Data provided
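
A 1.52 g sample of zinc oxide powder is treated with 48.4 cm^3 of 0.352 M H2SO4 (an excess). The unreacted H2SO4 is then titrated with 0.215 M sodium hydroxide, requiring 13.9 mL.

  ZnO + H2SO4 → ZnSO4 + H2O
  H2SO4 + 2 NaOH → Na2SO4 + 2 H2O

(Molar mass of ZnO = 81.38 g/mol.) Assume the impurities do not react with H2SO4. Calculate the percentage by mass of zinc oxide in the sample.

83.2 %

n(H2SO4) added = 0.0484 × 0.352 = 0.0170 mol
n(NaOH) used in back-titration = 0.0139 × 0.215 = 2.99 × 10^-3 mol
From the 1:2 ratio, n(H2SO4) left over = 1/2 × 2.99 × 10^-3 = 1.49 × 10^-3 mol
n(H2SO4) consumed by analyte = 0.0170 − 1.49 × 10^-3 = 0.0155 mol
n(ZnO) = 0.0155 mol (1:1 ratio)
mass of ZnO = 0.0155 × 81.38 = 1.26 g
% ZnO = 1.26 / 1.52 × 100 = 83.2 %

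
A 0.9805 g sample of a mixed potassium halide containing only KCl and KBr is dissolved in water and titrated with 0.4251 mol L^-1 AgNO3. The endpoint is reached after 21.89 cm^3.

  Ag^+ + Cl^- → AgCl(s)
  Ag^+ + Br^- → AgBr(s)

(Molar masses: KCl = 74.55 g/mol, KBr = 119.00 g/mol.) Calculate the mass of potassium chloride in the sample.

0.2127 g

n(AgNO3) = 0.02189 × 0.4251 = 9.305 × 10^-3 mol
Let x = n(KCl), y = n(KBr).
Titrant: 1x + 1y = 9.305 × 10^-3;  mass: 74.55x + 119.00y = 0.9805
Solving, x = 2.854 × 10^-3 mol, y = 6.452 × 10^-3 mol
mass of KCl = 2.854 × 10^-3 × 74.55 = 0.2127 g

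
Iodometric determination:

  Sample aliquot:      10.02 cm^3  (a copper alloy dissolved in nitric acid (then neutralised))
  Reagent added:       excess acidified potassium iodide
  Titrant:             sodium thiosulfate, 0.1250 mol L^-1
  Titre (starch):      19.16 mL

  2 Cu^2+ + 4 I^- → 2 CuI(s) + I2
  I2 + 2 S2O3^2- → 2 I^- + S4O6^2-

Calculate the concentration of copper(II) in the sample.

n(S2O3^2-) = 0.01916 × 0.1250 = 2.395 × 10^-3 mol
n(I2) = n(S2O3^2-)/2 = 1.198 × 10^-3 mol
From the 2:1 ratio, n(Cu2+) in the aliquot = 2/1 × 1.198 × 10^-3 = 2.395 × 10^-3 mol
[Cu2+] = 2.395 × 10^-3 / 0.01002 = 0.2390 mol/L

0.2390 mol/L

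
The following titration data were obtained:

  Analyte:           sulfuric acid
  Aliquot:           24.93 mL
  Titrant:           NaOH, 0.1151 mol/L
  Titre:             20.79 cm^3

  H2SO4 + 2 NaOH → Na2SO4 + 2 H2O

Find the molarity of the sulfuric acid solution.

0.04799 mol/L

n(NaOH) = 0.02079 L × 0.1151 mol/L = 2.393 × 10^-3 mol
From the 1:2 mole ratio, n(H2SO4) = 1/2 × 2.393 × 10^-3 = 1.196 × 10^-3 mol
[H2SO4] = 1.196 × 10^-3 mol / 0.02493 L = 0.04799 mol/L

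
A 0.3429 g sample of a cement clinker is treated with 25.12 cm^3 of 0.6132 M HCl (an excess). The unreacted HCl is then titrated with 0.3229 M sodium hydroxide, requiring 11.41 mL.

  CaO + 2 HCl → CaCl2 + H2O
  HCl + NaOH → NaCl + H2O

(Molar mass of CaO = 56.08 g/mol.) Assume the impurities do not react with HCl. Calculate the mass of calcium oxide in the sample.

0.3286 g

n(HCl) added = 0.02512 × 0.6132 = 0.01540 mol
n(NaOH) used in back-titration = 0.01141 × 0.3229 = 3.684 × 10^-3 mol
n(HCl) left over = 3.684 × 10^-3 mol (1:1 ratio)
n(HCl) consumed by analyte = 0.01540 − 3.684 × 10^-3 = 0.01172 mol
From the 1:2 ratio, n(CaO) = 1/2 × 0.01172 = 5.860 × 10^-3 mol
mass of CaO = 5.860 × 10^-3 × 56.08 = 0.3286 g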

Exercise description
Give only the count of lines in the listing that contain the string "treated".

Exercise answer
2